> Work required
There is material below. Print exactly the lines starting at the line with "-96$. What is" and ending at the line with "Answer: $333$", ends included, and no others.

> Input data
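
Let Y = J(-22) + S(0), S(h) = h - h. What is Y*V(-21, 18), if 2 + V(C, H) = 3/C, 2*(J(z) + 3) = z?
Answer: 30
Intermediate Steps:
J(z) = -3 + z/2
S(h) = 0
V(C, H) = -2 + 3/C
Y = -14 (Y = (-3 + (½)*(-22)) + 0 = (-3 - 11) + 0 = -14 + 0 = -14)
Y*V(-21, 18) = -14*(-2 + 3/(-21)) = -14*(-2 + 3*(-1/21)) = -14*(-2 - ⅐) = -14*(-15/7) = 30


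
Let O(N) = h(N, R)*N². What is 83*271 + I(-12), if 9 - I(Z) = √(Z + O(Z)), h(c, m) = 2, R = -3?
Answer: 22502 - 2*√69 ≈ 22485.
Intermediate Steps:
O(N) = 2*N²
I(Z) = 9 - √(Z + 2*Z²)
83*271 + I(-12) = 83*271 + (9 - √(-12*(1 + 2*(-12)))) = 22493 + (9 - √(-12*(1 - 24))) = 22493 + (9 - √(-12*(-23))) = 22493 + (9 - √276) = 22493 + (9 - 2*√69) = 22502 - 2*√69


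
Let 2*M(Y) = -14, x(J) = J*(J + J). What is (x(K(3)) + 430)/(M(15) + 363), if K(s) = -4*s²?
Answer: 1511/178 ≈ 8.4888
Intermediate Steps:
x(J) = 2*J² (x(J) = J*(2*J) = 2*J²)
M(Y) = -7 (M(Y) = (½)*(-14) = -7)
(x(K(3)) + 430)/(M(15) + 363) = (2*(-4*3²)² + 430)/(-7 + 363) = (2*(-4*9)² + 430)/356 = (2*(-36)² + 430)*(1/356) = (2*1296 + 430)*(1/356) = (2592 + 430)*(1/356) = 3022*(1/356) = 1511/178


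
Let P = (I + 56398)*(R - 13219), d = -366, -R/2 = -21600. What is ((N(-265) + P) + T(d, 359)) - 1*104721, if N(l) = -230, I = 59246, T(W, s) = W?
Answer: 3467017447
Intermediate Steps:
R = 43200 (R = -2*(-21600) = 43200)
P = 3467122764 (P = (59246 + 56398)*(43200 - 13219) = 115644*29981 = 3467122764)
((N(-265) + P) + T(d, 359)) - 1*104721 = ((-230 + 3467122764) - 366) - 1*104721 = (3467122534 - 366) - 104721 = 3467122168 - 104721 = 3467017447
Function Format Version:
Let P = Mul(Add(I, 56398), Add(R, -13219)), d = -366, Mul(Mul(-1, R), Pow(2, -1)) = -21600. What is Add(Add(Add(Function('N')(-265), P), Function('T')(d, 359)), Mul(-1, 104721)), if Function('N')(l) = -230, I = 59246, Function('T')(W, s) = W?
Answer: 3467017447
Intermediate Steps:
R = 43200 (R = Mul(-2, -21600) = 43200)
P = 3467122764 (P = Mul(Add(59246, 56398), Add(43200, -13219)) = Mul(115644, 29981) = 3467122764)
Add(Add(Add(Function('N')(-265), P), Function('T')(d, 359)), Mul(-1, 104721)) = Add(Add(Add(-230, 3467122764), -366), Mul(-1, 104721)) = Add(Add(3467122534, -366), -104721) = Add(3467122168, -104721) = 3467017447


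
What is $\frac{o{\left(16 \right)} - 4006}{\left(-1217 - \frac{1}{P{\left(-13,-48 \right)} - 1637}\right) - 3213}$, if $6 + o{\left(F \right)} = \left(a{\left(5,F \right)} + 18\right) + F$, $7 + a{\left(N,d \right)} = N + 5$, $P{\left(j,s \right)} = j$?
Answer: $\frac{6558750}{7309499} \approx 0.89729$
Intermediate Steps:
$a{\left(N,d \right)} = -2 + N$ ($a{\left(N,d \right)} = -7 + \left(N + 5\right) = -7 + \left(5 + N\right) = -2 + N$)
$o{\left(F \right)} = 15 + F$ ($o{\left(F \right)} = -6 + \left(\left(\left(-2 + 5\right) + 18\right) + F\right) = -6 + \left(\left(3 + 18\right) + F\right) = -6 + \left(21 + F\right) = 15 + F$)
$\frac{o{\left(16 \right)} - 4006}{\left(-1217 - \frac{1}{P{\left(-13,-48 \right)} - 1637}\right) - 3213} = \frac{\left(15 + 16\right) - 4006}{\left(-1217 - \frac{1}{-13 - 1637}\right) - 3213} = \frac{31 - 4006}{\left(-1217 - \frac{1}{-1650}\right) - 3213} = - \frac{3975}{\left(-1217 - - \frac{1}{1650}\right) - 3213} = - \frac{3975}{\left(-1217 + \frac{1}{1650}\right) - 3213} = - \frac{3975}{- \frac{2008049}{1650} - 3213} = - \frac{3975}{- \frac{7309499}{1650}} = \left(-3975\right) \left(- \frac{1650}{7309499}\right) = \frac{6558750}{7309499}$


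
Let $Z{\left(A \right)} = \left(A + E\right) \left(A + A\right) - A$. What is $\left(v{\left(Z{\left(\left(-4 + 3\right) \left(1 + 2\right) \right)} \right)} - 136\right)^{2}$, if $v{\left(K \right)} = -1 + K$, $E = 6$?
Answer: $23104$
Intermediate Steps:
$Z{\left(A \right)} = - A + 2 A \left(6 + A\right)$ ($Z{\left(A \right)} = \left(A + 6\right) \left(A + A\right) - A = \left(6 + A\right) 2 A - A = 2 A \left(6 + A\right) - A = - A + 2 A \left(6 + A\right)$)
$\left(v{\left(Z{\left(\left(-4 + 3\right) \left(1 + 2\right) \right)} \right)} - 136\right)^{2} = \left(\left(-1 + \left(-4 + 3\right) \left(1 + 2\right) \left(11 + 2 \left(-4 + 3\right) \left(1 + 2\right)\right)\right) - 136\right)^{2} = \left(\left(-1 + \left(-1\right) 3 \left(11 + 2 \left(\left(-1\right) 3\right)\right)\right) - 136\right)^{2} = \left(\left(-1 - 3 \left(11 + 2 \left(-3\right)\right)\right) - 136\right)^{2} = \left(\left(-1 - 3 \left(11 - 6\right)\right) - 136\right)^{2} = \left(\left(-1 - 15\right) - 136\right)^{2} = \left(-16 - 136\right)^{2} = \left(-152\right)^{2} = 23104$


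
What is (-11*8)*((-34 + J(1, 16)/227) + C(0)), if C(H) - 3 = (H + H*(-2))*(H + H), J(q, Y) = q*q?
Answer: 619168/227 ≈ 2727.6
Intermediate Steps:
J(q, Y) = q²
C(H) = 3 - 2*H² (C(H) = 3 + (H + H*(-2))*(H + H) = 3 + (H - 2*H)*(2*H) = 3 + (-H)*(2*H) = 3 - 2*H²)
(-11*8)*((-34 + J(1, 16)/227) + C(0)) = (-11*8)*((-34 + 1²/227) + (3 - 2*0²)) = -88*((-34 + 1*(1/227)) + (3 - 2*0)) = -88*((-34 + 1/227) + (3 + 0)) = -88*(-7717/227 + 3) = -88*(-7036/227) = 619168/227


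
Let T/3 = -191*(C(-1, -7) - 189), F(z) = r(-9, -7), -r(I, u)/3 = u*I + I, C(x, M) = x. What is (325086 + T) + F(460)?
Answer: 433794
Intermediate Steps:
r(I, u) = -3*I - 3*I*u (r(I, u) = -3*(u*I + I) = -3*(I*u + I) = -3*(I + I*u) = -3*I - 3*I*u)
F(z) = -162 (F(z) = -3*(-9)*(1 - 7) = -3*(-9)*(-6) = -162)
T = 108870 (T = 3*(-191*(-1 - 189)) = 3*(-191*(-190)) = 3*36290 = 108870)
(325086 + T) + F(460) = (325086 + 108870) - 162 = 433956 - 162 = 433794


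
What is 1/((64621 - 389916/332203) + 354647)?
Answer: 332203/139281697488 ≈ 2.3851e-6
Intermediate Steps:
1/((64621 - 389916/332203) + 354647) = 1/(21466900147/332203 + 354647) = 1/(139281697488/332203) = 332203/139281697488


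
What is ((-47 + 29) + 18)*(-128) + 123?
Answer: 123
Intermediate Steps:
((-47 + 29) + 18)*(-128) + 123 = (-18 + 18)*(-128) + 123 = 0*(-128) + 123 = 0 + 123 = 123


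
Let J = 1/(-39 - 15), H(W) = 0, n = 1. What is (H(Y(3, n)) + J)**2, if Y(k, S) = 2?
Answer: 1/2916 ≈ 0.00034294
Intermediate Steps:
J = -1/54 (J = 1/(-54) = -1/54 ≈ -0.018519)
(H(Y(3, n)) + J)**2 = (0 - 1/54)**2 = (-1/54)**2 = 1/2916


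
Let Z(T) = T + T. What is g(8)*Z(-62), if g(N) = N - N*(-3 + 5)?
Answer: 992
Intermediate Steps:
Z(T) = 2*T
g(N) = -N (g(N) = N - N*2 = N - 2*N = -N)
g(8)*Z(-62) = (-1*8)*(2*(-62)) = -8*(-124) = 992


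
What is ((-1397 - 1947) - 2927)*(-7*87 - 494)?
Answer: 6916913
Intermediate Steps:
((-1397 - 1947) - 2927)*(-7*87 - 494) = (-3344 - 2927)*(-609 - 494) = -6271*(-1103) = 6916913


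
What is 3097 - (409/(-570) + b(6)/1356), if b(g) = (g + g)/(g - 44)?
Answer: 99762001/32205 ≈ 3097.7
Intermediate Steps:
b(g) = 2*g/(-44 + g) (b(g) = (2*g)/(-44 + g) = 2*g/(-44 + g))
3097 - (409/(-570) + b(6)/1356) = 3097 - (409/(-570) + (2*6/(-44 + 6))/1356) = 3097 - (409*(-1/570) + (2*6/(-38))*(1/1356)) = 3097 - (-409/570 + (2*6*(-1/38))*(1/1356)) = 3097 - (-409/570 - 6/19*1/1356) = 3097 - (-409/570 - 1/4294) = 3097 - 1*(-23116/32205) = 3097 + 23116/32205 = 99762001/32205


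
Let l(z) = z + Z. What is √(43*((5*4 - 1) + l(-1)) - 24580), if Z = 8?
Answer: I*√23462 ≈ 153.17*I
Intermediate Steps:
l(z) = 8 + z (l(z) = z + 8 = 8 + z)
√(43*((5*4 - 1) + l(-1)) - 24580) = √(43*((5*4 - 1) + (8 - 1)) - 24580) = √(43*((20 - 1) + 7) - 24580) = √(43*(19 + 7) - 24580) = √(43*26 - 24580) = √(1118 - 24580) = √(-23462) = I*√23462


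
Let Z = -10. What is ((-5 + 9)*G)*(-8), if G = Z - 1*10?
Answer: 640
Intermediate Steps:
G = -20 (G = -10 - 1*10 = -10 - 10 = -20)
((-5 + 9)*G)*(-8) = ((-5 + 9)*(-20))*(-8) = (4*(-20))*(-8) = -80*(-8) = 640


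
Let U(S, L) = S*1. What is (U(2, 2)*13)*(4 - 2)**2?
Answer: 104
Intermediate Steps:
U(S, L) = S
(U(2, 2)*13)*(4 - 2)**2 = (2*13)*(4 - 2)**2 = 26*2**2 = 26*4 = 104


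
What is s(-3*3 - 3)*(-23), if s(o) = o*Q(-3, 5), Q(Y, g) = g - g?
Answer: 0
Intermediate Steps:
Q(Y, g) = 0
s(o) = 0 (s(o) = o*0 = 0)
s(-3*3 - 3)*(-23) = 0*(-23) = 0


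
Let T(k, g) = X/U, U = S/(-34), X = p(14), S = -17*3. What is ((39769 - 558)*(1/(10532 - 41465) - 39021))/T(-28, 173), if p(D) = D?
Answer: -23664555943667/144354 ≈ -1.6393e+8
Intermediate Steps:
S = -51
X = 14
U = 3/2 (U = -51/(-34) = -51*(-1/34) = 3/2 ≈ 1.5000)
T(k, g) = 28/3 (T(k, g) = 14/(3/2) = 14*(⅔) = 28/3)
((39769 - 558)*(1/(10532 - 41465) - 39021))/T(-28, 173) = ((39769 - 558)*(1/(10532 - 41465) - 39021))/(28/3) = (39211*(1/(-30933) - 39021))*(3/28) = (39211*(-1/30933 - 39021))*(3/28) = (39211*(-1207036594/30933))*(3/28) = -47329111887334/30933*3/28 = -23664555943667/144354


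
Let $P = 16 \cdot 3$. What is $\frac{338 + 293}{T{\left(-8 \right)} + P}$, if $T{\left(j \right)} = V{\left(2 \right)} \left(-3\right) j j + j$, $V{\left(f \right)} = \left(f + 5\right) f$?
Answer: $- \frac{631}{2648} \approx -0.23829$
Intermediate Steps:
$V{\left(f \right)} = f \left(5 + f\right)$ ($V{\left(f \right)} = \left(5 + f\right) f = f \left(5 + f\right)$)
$T{\left(j \right)} = j - 42 j^{2}$ ($T{\left(j \right)} = 2 \left(5 + 2\right) \left(-3\right) j j + j = 2 \cdot 7 \left(-3\right) j j + j = 14 \left(-3\right) j j + j = - 42 j j + j = - 42 j^{2} + j = j - 42 j^{2}$)
$P = 48$
$\frac{338 + 293}{T{\left(-8 \right)} + P} = \frac{338 + 293}{- 8 \left(1 - -336\right) + 48} = \frac{631}{- 8 \left(1 + 336\right) + 48} = \frac{631}{\left(-8\right) 337 + 48} = \frac{631}{-2696 + 48} = \frac{631}{-2648} = 631 \left(- \frac{1}{2648}\right) = - \frac{631}{2648}$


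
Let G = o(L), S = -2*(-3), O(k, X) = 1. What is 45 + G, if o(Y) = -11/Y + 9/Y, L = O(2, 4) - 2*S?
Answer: 497/11 ≈ 45.182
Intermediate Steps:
S = 6
L = -11 (L = 1 - 2*6 = 1 - 12 = -11)
o(Y) = -2/Y
G = 2/11 (G = -2/(-11) = -2*(-1/11) = 2/11 ≈ 0.18182)
45 + G = 45 + 2/11 = 497/11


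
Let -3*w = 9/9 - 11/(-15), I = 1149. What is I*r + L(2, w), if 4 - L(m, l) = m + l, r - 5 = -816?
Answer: -41932639/45 ≈ -9.3184e+5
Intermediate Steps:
r = -811 (r = 5 - 816 = -811)
w = -26/45 (w = -(9/9 - 11/(-15))/3 = -(9*(1/9) - 11*(-1/15))/3 = -(1 + 11/15)/3 = -1/3*26/15 = -26/45 ≈ -0.57778)
L(m, l) = 4 - l - m (L(m, l) = 4 - (m + l) = 4 - (l + m) = 4 + (-l - m) = 4 - l - m)
I*r + L(2, w) = 1149*(-811) + (4 - 1*(-26/45) - 1*2) = -931839 + (4 + 26/45 - 2) = -931839 + 116/45 = -41932639/45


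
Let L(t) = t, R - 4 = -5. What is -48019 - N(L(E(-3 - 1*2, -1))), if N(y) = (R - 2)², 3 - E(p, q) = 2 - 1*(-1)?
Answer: -48028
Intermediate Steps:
E(p, q) = 0 (E(p, q) = 3 - (2 - 1*(-1)) = 3 - (2 + 1) = 3 - 1*3 = 3 - 3 = 0)
R = -1 (R = 4 - 5 = -1)
N(y) = 9 (N(y) = (-1 - 2)² = (-3)² = 9)
-48019 - N(L(E(-3 - 1*2, -1))) = -48019 - 1*9 = -48019 - 9 = -48028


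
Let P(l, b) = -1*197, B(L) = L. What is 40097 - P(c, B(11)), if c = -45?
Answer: 40294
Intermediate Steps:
P(l, b) = -197
40097 - P(c, B(11)) = 40097 - 1*(-197) = 40097 + 197 = 40294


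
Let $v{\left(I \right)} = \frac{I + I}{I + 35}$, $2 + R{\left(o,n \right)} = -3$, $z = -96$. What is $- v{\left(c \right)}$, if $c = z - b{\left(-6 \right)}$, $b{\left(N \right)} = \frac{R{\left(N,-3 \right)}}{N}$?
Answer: $- \frac{166}{53} \approx -3.1321$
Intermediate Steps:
$R{\left(o,n \right)} = -5$ ($R{\left(o,n \right)} = -2 - 3 = -5$)
$b{\left(N \right)} = - \frac{5}{N}$
$c = - \frac{581}{6}$ ($c = -96 - - \frac{5}{-6} = -96 - \left(-5\right) \left(- \frac{1}{6}\right) = -96 - \frac{5}{6} = - \frac{581}{6} \approx -96.833$)
$v{\left(I \right)} = \frac{2 I}{35 + I}$
$- v{\left(c \right)} = - \frac{2 \left(-581\right)}{6 \left(35 - \frac{581}{6}\right)} = - \frac{2 \left(-581\right)}{6 \left(- \frac{371}{6}\right)} = - \frac{2 \left(-581\right) \left(-6\right)}{6 \cdot 371} = \left(-1\right) \frac{166}{53} = - \frac{166}{53}$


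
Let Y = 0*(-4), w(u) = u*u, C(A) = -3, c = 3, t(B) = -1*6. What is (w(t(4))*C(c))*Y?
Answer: 0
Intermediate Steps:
t(B) = -6
w(u) = u**2
Y = 0
(w(t(4))*C(c))*Y = ((-6)**2*(-3))*0 = (36*(-3))*0 = -108*0 = 0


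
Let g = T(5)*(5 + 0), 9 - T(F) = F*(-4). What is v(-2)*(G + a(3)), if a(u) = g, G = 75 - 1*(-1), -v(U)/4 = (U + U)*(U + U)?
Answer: -14144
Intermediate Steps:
T(F) = 9 + 4*F (T(F) = 9 - F*(-4) = 9 - (-4)*F = 9 + 4*F)
v(U) = -16*U² (v(U) = -4*(U + U)*(U + U) = -4*2*U*2*U = -16*U²)
g = 145 (g = (9 + 4*5)*(5 + 0) = (9 + 20)*5 = 29*5 = 145)
G = 76 (G = 75 + 1 = 76)
a(u) = 145
v(-2)*(G + a(3)) = (-16*(-2)²)*(76 + 145) = -16*4*221 = -64*221 = -14144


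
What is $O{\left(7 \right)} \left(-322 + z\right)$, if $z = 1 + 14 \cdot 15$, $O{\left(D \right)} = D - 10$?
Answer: $333$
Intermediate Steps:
$O{\left(D \right)} = -10 + D$ ($O{\left(D \right)} = D - 10 = -10 + D$)
$z = 211$ ($z = 1 + 210 = 211$)
$O{\left(7 \right)} \left(-322 + z\right) = \left(-10 + 7\right) \left(-322 + 211\right) = \left(-3\right) \left(-111\right) = 333$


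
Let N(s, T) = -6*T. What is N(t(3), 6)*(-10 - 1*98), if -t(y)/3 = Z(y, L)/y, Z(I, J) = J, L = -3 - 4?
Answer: 3888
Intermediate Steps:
L = -7
t(y) = 21/y (t(y) = -(-21)/y = 21/y)
N(t(3), 6)*(-10 - 1*98) = (-6*6)*(-10 - 1*98) = -36*(-10 - 98) = -36*(-108) = 3888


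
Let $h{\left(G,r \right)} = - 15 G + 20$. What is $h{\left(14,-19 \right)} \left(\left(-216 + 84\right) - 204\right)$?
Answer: $63840$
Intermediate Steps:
$h{\left(G,r \right)} = 20 - 15 G$
$h{\left(14,-19 \right)} \left(\left(-216 + 84\right) - 204\right) = \left(20 - 210\right) \left(\left(-216 + 84\right) - 204\right) = \left(20 - 210\right) \left(-132 - 204\right) = \left(-190\right) \left(-336\right) = 63840$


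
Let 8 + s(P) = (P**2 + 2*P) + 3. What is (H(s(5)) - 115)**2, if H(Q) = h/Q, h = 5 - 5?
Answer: 13225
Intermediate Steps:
h = 0
s(P) = -5 + P**2 + 2*P (s(P) = -8 + ((P**2 + 2*P) + 3) = -8 + (3 + P**2 + 2*P) = -5 + P**2 + 2*P)
H(Q) = 0 (H(Q) = 0/Q = 0)
(H(s(5)) - 115)**2 = (0 - 115)**2 = (-115)**2 = 13225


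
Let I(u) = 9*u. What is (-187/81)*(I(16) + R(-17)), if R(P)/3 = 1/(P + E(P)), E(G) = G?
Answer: -17941/54 ≈ -332.24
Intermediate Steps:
R(P) = 3/(2*P) (R(P) = 3/(P + P) = 3/((2*P)) = 3*(1/(2*P)) = 3/(2*P))
(-187/81)*(I(16) + R(-17)) = (-187/81)*(9*16 + (3/2)/(-17)) = (-187*1/81)*(144 + (3/2)*(-1/17)) = -187*(144 - 3/34)/81 = -187/81*4893/34 = -17941/54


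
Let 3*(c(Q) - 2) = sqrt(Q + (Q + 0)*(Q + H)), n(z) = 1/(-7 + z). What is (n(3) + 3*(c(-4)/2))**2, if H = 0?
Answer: 169/16 + 11*sqrt(3)/2 ≈ 20.089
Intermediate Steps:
c(Q) = 2 + sqrt(Q + Q**2)/3 (c(Q) = 2 + sqrt(Q + (Q + 0)*(Q + 0))/3 = 2 + sqrt(Q + Q*Q)/3 = 2 + sqrt(Q + Q**2)/3)
(n(3) + 3*(c(-4)/2))**2 = (1/(-7 + 3) + 3*((2 + sqrt(-4*(1 - 4))/3)/2))**2 = (1/(-4) + 3*((2 + sqrt(-4*(-3))/3)*(1/2)))**2 = (-1/4 + 3*((2 + sqrt(12)/3)*(1/2)))**2 = (-1/4 + 3*((2 + (2*sqrt(3))/3)*(1/2)))**2 = (-1/4 + 3*((2 + 2*sqrt(3)/3)*(1/2)))**2 = (-1/4 + 3*(1 + sqrt(3)/3))**2 = (-1/4 + (3 + sqrt(3)))**2 = (11/4 + sqrt(3))**2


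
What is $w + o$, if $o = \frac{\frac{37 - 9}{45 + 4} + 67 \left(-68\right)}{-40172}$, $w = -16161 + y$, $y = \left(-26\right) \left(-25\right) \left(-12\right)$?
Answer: $- \frac{1684474289}{70301} \approx -23961.0$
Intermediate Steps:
$y = -7800$ ($y = 650 \left(-12\right) = -7800$)
$w = -23961$ ($w = -16161 - 7800 = -23961$)
$o = \frac{7972}{70301}$ ($o = \left(\frac{28}{49} - 4556\right) \left(- \frac{1}{40172}\right) = \left(28 \cdot \frac{1}{49} - 4556\right) \left(- \frac{1}{40172}\right) = \left(\frac{4}{7} - 4556\right) \left(- \frac{1}{40172}\right) = \left(- \frac{31888}{7}\right) \left(- \frac{1}{40172}\right) = \frac{7972}{70301} \approx 0.1134$)
$w + o = -23961 + \frac{7972}{70301} = - \frac{1684474289}{70301}$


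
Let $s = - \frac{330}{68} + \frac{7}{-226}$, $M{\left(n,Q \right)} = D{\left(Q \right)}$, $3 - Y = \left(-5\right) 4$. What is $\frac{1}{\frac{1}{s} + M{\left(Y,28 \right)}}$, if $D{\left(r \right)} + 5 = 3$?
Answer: $- \frac{9382}{20685} \approx -0.45357$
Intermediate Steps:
$D{\left(r \right)} = -2$ ($D{\left(r \right)} = -5 + 3 = -2$)
$Y = 23$ ($Y = 3 - \left(-5\right) 4 = 3 - -20 = 3 + 20 = 23$)
$M{\left(n,Q \right)} = -2$
$s = - \frac{9382}{1921}$ ($s = \left(-330\right) \frac{1}{68} + 7 \left(- \frac{1}{226}\right) = - \frac{165}{34} - \frac{7}{226} = - \frac{9382}{1921} \approx -4.8839$)
$\frac{1}{\frac{1}{s} + M{\left(Y,28 \right)}} = \frac{1}{\frac{1}{- \frac{9382}{1921}} - 2} = \frac{1}{- \frac{1921}{9382} - 2} = \frac{1}{- \frac{20685}{9382}} = - \frac{9382}{20685}$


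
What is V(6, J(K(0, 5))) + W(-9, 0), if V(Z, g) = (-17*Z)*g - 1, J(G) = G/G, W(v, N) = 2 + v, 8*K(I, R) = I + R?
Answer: -110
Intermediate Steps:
K(I, R) = I/8 + R/8 (K(I, R) = (I + R)/8 = I/8 + R/8)
J(G) = 1
V(Z, g) = -1 - 17*Z*g (V(Z, g) = -17*Z*g - 1 = -1 - 17*Z*g)
V(6, J(K(0, 5))) + W(-9, 0) = (-1 - 17*6*1) + (2 - 9) = (-1 - 102) - 7 = -103 - 7 = -110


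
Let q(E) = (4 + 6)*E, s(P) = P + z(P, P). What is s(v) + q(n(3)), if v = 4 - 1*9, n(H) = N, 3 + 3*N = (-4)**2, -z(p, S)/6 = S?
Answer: 205/3 ≈ 68.333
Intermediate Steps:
z(p, S) = -6*S
N = 13/3 (N = -1 + (1/3)*(-4)**2 = -1 + (1/3)*16 = -1 + 16/3 = 13/3 ≈ 4.3333)
n(H) = 13/3
v = -5 (v = 4 - 9 = -5)
s(P) = -5*P (s(P) = P - 6*P = -5*P)
q(E) = 10*E
s(v) + q(n(3)) = -5*(-5) + 10*(13/3) = 25 + 130/3 = 205/3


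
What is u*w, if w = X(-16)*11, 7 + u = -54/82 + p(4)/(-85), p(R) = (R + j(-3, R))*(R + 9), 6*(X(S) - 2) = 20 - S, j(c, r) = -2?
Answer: -2442528/3485 ≈ -700.87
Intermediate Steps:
X(S) = 16/3 - S/6 (X(S) = 2 + (20 - S)/6 = 2 + (10/3 - S/6) = 16/3 - S/6)
p(R) = (-2 + R)*(9 + R) (p(R) = (R - 2)*(R + 9) = (-2 + R)*(9 + R))
u = -27756/3485 (u = -7 + (-54/82 + (-18 + 4² + 7*4)/(-85)) = -7 + (-54*1/82 + (-18 + 16 + 28)*(-1/85)) = -7 + (-27/41 + 26*(-1/85)) = -7 + (-27/41 - 26/85) = -7 - 3361/3485 = -27756/3485 ≈ -7.9644)
w = 88 (w = (16/3 - ⅙*(-16))*11 = (16/3 + 8/3)*11 = 8*11 = 88)
u*w = -27756/3485*88 = -2442528/3485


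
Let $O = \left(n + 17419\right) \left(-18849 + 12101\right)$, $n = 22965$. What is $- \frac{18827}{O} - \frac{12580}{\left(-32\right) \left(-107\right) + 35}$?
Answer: $- \frac{3428126175967}{942616351488} \approx -3.6368$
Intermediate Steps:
$O = -272511232$ ($O = \left(22965 + 17419\right) \left(-18849 + 12101\right) = 40384 \left(-6748\right) = -272511232$)
$- \frac{18827}{O} - \frac{12580}{\left(-32\right) \left(-107\right) + 35} = - \frac{18827}{-272511232} - \frac{12580}{\left(-32\right) \left(-107\right) + 35} = \left(-18827\right) \left(- \frac{1}{272511232}\right) - \frac{12580}{3424 + 35} = \frac{18827}{272511232} - \frac{12580}{3459} = - \frac{3428126175967}{942616351488}$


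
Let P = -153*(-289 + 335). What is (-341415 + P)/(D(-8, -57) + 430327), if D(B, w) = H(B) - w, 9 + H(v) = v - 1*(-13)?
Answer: -38717/47820 ≈ -0.80964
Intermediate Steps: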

> Expected answer
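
Let $v{\left(I \right)} = \frac{I + I}{I + 35}$, $2 + R{\left(o,n \right)} = -3$, $z = -96$. What is $- v{\left(c \right)}$, if $c = z - b{\left(-6 \right)}$, $b{\left(N \right)} = \frac{R{\left(N,-3 \right)}}{N}$?
Answer: $- \frac{166}{53} \approx -3.1321$
Intermediate Steps:
$R{\left(o,n \right)} = -5$ ($R{\left(o,n \right)} = -2 - 3 = -5$)
$b{\left(N \right)} = - \frac{5}{N}$
$c = - \frac{581}{6}$ ($c = -96 - - \frac{5}{-6} = -96 - \left(-5\right) \left(- \frac{1}{6}\right) = -96 - \frac{5}{6} = - \frac{581}{6} \approx -96.833$)
$v{\left(I \right)} = \frac{2 I}{35 + I}$
$- v{\left(c \right)} = - \frac{2 \left(-581\right)}{6 \left(35 - \frac{581}{6}\right)} = - \frac{2 \left(-581\right)}{6 \left(- \frac{371}{6}\right)} = - \frac{2 \left(-581\right) \left(-6\right)}{6 \cdot 371} = \left(-1\right) \frac{166}{53} = - \frac{166}{53}$


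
Let Y = 0*(-4), w(u) = u*u, C(A) = -3, c = 3, t(B) = -1*6. What is (w(t(4))*C(c))*Y?
Answer: 0
Intermediate Steps:
t(B) = -6
w(u) = u**2
Y = 0
(w(t(4))*C(c))*Y = ((-6)**2*(-3))*0 = (36*(-3))*0 = -108*0 = 0


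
Let g = T(5)*(5 + 0), 9 - T(F) = F*(-4). What is v(-2)*(G + a(3)), if a(u) = g, G = 75 - 1*(-1), -v(U)/4 = (U + U)*(U + U)?
Answer: -14144
Intermediate Steps:
T(F) = 9 + 4*F (T(F) = 9 - F*(-4) = 9 - (-4)*F = 9 + 4*F)
v(U) = -16*U² (v(U) = -4*(U + U)*(U + U) = -4*2*U*2*U = -16*U²)
g = 145 (g = (9 + 4*5)*(5 + 0) = (9 + 20)*5 = 29*5 = 145)
G = 76 (G = 75 + 1 = 76)
a(u) = 145
v(-2)*(G + a(3)) = (-16*(-2)²)*(76 + 145) = -16*4*221 = -64*221 = -14144


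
What is $O{\left(7 \right)} \left(-322 + z\right)$, if $z = 1 + 14 \cdot 15$, $O{\left(D \right)} = D - 10$?
Answer: $333$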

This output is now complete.